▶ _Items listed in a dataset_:
※

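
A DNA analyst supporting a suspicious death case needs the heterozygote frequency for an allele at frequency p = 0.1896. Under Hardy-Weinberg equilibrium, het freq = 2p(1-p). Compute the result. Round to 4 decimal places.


Hardy-Weinberg heterozygote frequency:
q = 1 - p = 1 - 0.1896 = 0.8104
2pq = 2 * 0.1896 * 0.8104 = 0.3073

0.3073


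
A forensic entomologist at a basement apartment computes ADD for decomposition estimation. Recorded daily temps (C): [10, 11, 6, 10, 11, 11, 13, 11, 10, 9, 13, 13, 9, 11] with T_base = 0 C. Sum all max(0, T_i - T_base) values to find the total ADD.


Computing ADD day by day:
Day 1: max(0, 10 - 0) = 10
Day 2: max(0, 11 - 0) = 11
Day 3: max(0, 6 - 0) = 6
Day 4: max(0, 10 - 0) = 10
Day 5: max(0, 11 - 0) = 11
Day 6: max(0, 11 - 0) = 11
Day 7: max(0, 13 - 0) = 13
Day 8: max(0, 11 - 0) = 11
Day 9: max(0, 10 - 0) = 10
Day 10: max(0, 9 - 0) = 9
Day 11: max(0, 13 - 0) = 13
Day 12: max(0, 13 - 0) = 13
Day 13: max(0, 9 - 0) = 9
Day 14: max(0, 11 - 0) = 11
Total ADD = 148

148


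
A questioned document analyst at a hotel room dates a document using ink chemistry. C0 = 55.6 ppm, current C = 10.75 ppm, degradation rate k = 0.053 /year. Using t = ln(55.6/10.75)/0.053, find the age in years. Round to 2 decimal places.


Document age estimation:
C0/C = 55.6 / 10.75 = 5.172093
ln(C0/C) = 1.643277
t = 1.643277 / 0.053 = 31.01 years

31.01


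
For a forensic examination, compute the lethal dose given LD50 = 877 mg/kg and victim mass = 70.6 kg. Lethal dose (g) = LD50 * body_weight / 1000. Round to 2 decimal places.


Lethal dose calculation:
Lethal dose = LD50 * body_weight / 1000
= 877 * 70.6 / 1000
= 61916.2 / 1000
= 61.92 g

61.92


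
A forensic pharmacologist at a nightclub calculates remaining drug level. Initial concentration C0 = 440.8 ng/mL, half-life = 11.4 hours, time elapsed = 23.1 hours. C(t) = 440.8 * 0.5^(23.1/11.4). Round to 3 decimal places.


Drug concentration decay:
Number of half-lives = t / t_half = 23.1 / 11.4 = 2.026316
Decay factor = 0.5^2.026316 = 0.24548112
C(t) = 440.8 * 0.24548112 = 108.208 ng/mL

108.208


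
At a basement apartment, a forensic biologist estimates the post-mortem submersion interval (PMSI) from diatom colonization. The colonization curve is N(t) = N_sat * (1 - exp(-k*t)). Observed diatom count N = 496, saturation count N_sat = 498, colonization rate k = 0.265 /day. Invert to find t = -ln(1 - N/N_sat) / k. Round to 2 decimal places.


PMSI from diatom colonization curve:
N / N_sat = 496 / 498 = 0.995984
1 - N/N_sat = 0.004016
ln(1 - N/N_sat) = -5.517469
t = -ln(1 - N/N_sat) / k = -(-5.517469) / 0.265 = 20.82 days

20.82


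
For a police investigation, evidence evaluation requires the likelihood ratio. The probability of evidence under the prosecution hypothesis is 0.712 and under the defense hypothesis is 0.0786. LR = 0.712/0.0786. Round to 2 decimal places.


Likelihood ratio calculation:
LR = P(E|Hp) / P(E|Hd)
LR = 0.712 / 0.0786
LR = 9.06

9.06


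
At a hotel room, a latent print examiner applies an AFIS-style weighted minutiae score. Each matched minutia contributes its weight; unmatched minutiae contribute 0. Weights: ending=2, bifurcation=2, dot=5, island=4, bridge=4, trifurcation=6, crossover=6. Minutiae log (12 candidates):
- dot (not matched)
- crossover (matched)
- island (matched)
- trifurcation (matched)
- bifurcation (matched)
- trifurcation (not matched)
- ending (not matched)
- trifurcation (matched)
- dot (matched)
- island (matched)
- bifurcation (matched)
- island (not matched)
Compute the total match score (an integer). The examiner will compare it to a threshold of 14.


Weighted minutiae match score:
  dot: not matched, +0
  crossover: matched, +6 (running total 6)
  island: matched, +4 (running total 10)
  trifurcation: matched, +6 (running total 16)
  bifurcation: matched, +2 (running total 18)
  trifurcation: not matched, +0
  ending: not matched, +0
  trifurcation: matched, +6 (running total 24)
  dot: matched, +5 (running total 29)
  island: matched, +4 (running total 33)
  bifurcation: matched, +2 (running total 35)
  island: not matched, +0
Total score = 35
Threshold = 14; verdict = identification

35


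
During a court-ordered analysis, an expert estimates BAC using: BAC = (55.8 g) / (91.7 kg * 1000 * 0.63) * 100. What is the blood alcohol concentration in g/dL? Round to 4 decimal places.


Applying the Widmark formula:
BAC = (dose_g / (body_wt * 1000 * r)) * 100
Denominator = 91.7 * 1000 * 0.63 = 57771
BAC = (55.8 / 57771) * 100
BAC = 0.0966 g/dL

0.0966


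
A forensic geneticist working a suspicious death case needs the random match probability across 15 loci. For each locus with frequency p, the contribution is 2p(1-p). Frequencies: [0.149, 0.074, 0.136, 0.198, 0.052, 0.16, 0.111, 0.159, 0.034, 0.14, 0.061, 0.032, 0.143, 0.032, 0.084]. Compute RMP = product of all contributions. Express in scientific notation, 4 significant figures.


Computing RMP for 15 loci:
Locus 1: 2 * 0.149 * 0.851 = 0.253598
Locus 2: 2 * 0.074 * 0.926 = 0.137048
Locus 3: 2 * 0.136 * 0.864 = 0.235008
Locus 4: 2 * 0.198 * 0.802 = 0.317592
Locus 5: 2 * 0.052 * 0.948 = 0.098592
Locus 6: 2 * 0.16 * 0.84 = 0.2688
Locus 7: 2 * 0.111 * 0.889 = 0.197358
Locus 8: 2 * 0.159 * 0.841 = 0.267438
Locus 9: 2 * 0.034 * 0.966 = 0.065688
Locus 10: 2 * 0.14 * 0.86 = 0.2408
Locus 11: 2 * 0.061 * 0.939 = 0.114558
Locus 12: 2 * 0.032 * 0.968 = 0.061952
Locus 13: 2 * 0.143 * 0.857 = 0.245102
Locus 14: 2 * 0.032 * 0.968 = 0.061952
Locus 15: 2 * 0.084 * 0.916 = 0.153888
RMP = 9.518e-13

9.518e-13


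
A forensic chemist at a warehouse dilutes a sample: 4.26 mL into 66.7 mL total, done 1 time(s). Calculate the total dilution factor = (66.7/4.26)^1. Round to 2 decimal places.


Dilution factor calculation:
Single dilution = V_total / V_sample = 66.7 / 4.26 ≈ 15.657277
Number of dilutions = 1
Total DF = (66.7 / 4.26)^1 (full precision, rounded at the end) = 15.66

15.66


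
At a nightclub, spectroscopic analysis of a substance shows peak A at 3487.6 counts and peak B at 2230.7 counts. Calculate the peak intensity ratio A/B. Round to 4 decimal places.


Spectral peak ratio:
Peak A = 3487.6 counts
Peak B = 2230.7 counts
Ratio = 3487.6 / 2230.7 = 1.5635

1.5635


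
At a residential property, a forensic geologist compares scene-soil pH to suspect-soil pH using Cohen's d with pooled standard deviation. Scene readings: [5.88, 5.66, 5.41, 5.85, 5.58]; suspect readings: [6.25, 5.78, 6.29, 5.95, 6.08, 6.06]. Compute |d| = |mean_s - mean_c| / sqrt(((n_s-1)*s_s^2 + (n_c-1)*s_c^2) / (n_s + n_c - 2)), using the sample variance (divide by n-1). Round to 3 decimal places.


Pooled-variance Cohen's d for soil pH comparison:
Scene mean = 28.38 / 5 = 5.676
Suspect mean = 36.41 / 6 = 6.068333
Scene sample variance s_s^2 = 0.03803
Suspect sample variance s_c^2 = 0.035897
Pooled variance = ((n_s-1)*s_s^2 + (n_c-1)*s_c^2) / (n_s + n_c - 2) = 0.036845
Pooled SD = sqrt(0.036845) = 0.191951
Mean difference = -0.392333
|d| = |-0.392333| / 0.191951 = 2.044

2.044


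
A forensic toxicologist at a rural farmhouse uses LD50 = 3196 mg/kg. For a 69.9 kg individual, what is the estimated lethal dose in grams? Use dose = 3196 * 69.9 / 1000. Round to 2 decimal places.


Lethal dose calculation:
Lethal dose = LD50 * body_weight / 1000
= 3196 * 69.9 / 1000
= 223400.4 / 1000
= 223.40 g

223.40


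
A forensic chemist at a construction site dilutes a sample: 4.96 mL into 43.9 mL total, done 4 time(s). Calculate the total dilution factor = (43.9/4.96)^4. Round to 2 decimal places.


Dilution factor calculation:
Single dilution = V_total / V_sample = 43.9 / 4.96 ≈ 8.850806
Number of dilutions = 4
Total DF = (43.9 / 4.96)^4 (full precision, rounded at the end) = 6136.65

6136.65


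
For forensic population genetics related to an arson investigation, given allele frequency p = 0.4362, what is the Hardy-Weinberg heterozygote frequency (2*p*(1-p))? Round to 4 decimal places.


Hardy-Weinberg heterozygote frequency:
q = 1 - p = 1 - 0.4362 = 0.5638
2pq = 2 * 0.4362 * 0.5638 = 0.4919

0.4919


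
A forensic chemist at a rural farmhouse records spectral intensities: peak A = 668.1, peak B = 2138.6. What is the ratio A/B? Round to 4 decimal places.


Spectral peak ratio:
Peak A = 668.1 counts
Peak B = 2138.6 counts
Ratio = 668.1 / 2138.6 = 0.3124

0.3124


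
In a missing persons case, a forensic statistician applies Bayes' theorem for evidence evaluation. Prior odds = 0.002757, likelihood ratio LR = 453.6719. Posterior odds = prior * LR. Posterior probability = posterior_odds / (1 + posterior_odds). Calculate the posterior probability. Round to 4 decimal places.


Bayesian evidence evaluation:
Posterior odds = prior_odds * LR = 0.002757 * 453.6719 = 1.250773
Posterior probability = posterior_odds / (1 + posterior_odds)
= 1.250773 / (1 + 1.250773)
= 1.250773 / 2.250773
= 0.5557

0.5557


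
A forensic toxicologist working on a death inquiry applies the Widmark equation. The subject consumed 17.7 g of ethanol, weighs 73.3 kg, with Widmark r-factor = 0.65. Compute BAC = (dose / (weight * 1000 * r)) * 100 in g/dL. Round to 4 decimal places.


Applying the Widmark formula:
BAC = (dose_g / (body_wt * 1000 * r)) * 100
Denominator = 73.3 * 1000 * 0.65 = 47645
BAC = (17.7 / 47645) * 100
BAC = 0.0371 g/dL

0.0371


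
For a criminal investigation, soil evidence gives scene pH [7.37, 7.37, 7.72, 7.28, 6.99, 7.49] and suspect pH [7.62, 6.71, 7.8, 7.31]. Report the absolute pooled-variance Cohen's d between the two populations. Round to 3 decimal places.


Pooled-variance Cohen's d for soil pH comparison:
Scene mean = 44.22 / 6 = 7.37
Suspect mean = 29.44 / 4 = 7.36
Scene sample variance s_s^2 = 0.05788
Suspect sample variance s_c^2 = 0.228733
Pooled variance = ((n_s-1)*s_s^2 + (n_c-1)*s_c^2) / (n_s + n_c - 2) = 0.12195
Pooled SD = sqrt(0.12195) = 0.349213
Mean difference = 0.01
|d| = |0.01| / 0.349213 = 0.029

0.029


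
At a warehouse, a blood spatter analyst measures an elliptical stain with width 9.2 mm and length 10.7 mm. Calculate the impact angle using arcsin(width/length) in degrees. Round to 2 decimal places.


Blood spatter impact angle calculation:
width / length = 9.2 / 10.7 = 0.859813
angle = arcsin(0.859813)
angle = 59.30 degrees

59.30


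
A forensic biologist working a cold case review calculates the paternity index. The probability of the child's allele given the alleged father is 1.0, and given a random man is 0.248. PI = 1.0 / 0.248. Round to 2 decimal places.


Paternity Index calculation:
PI = P(allele|father) / P(allele|random)
PI = 1.0 / 0.248
PI = 4.03

4.03


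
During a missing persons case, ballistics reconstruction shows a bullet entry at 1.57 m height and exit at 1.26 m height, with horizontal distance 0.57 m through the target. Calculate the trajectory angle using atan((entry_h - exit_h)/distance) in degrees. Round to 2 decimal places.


Bullet trajectory angle:
Height difference = 1.57 - 1.26 = 0.31 m
angle = atan(0.31 / 0.57)
angle = atan(0.54386)
angle = 28.54 degrees

28.54


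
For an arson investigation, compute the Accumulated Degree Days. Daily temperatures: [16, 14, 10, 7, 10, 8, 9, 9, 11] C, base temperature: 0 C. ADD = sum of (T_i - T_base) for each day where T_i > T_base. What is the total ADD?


Computing ADD day by day:
Day 1: max(0, 16 - 0) = 16
Day 2: max(0, 14 - 0) = 14
Day 3: max(0, 10 - 0) = 10
Day 4: max(0, 7 - 0) = 7
Day 5: max(0, 10 - 0) = 10
Day 6: max(0, 8 - 0) = 8
Day 7: max(0, 9 - 0) = 9
Day 8: max(0, 9 - 0) = 9
Day 9: max(0, 11 - 0) = 11
Total ADD = 94

94


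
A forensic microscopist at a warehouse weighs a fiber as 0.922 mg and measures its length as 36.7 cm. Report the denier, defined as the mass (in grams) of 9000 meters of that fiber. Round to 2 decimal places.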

※

Please return only the lines above, starting at the line that has "- trifurcation (not matched)" and ending at the line that has "- island (not matched)", keeping both and leaving each one unchanged.

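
- trifurcation (not matched)
- ending (not matched)
- trifurcation (matched)
- dot (matched)
- island (matched)
- bifurcation (matched)
- island (not matched)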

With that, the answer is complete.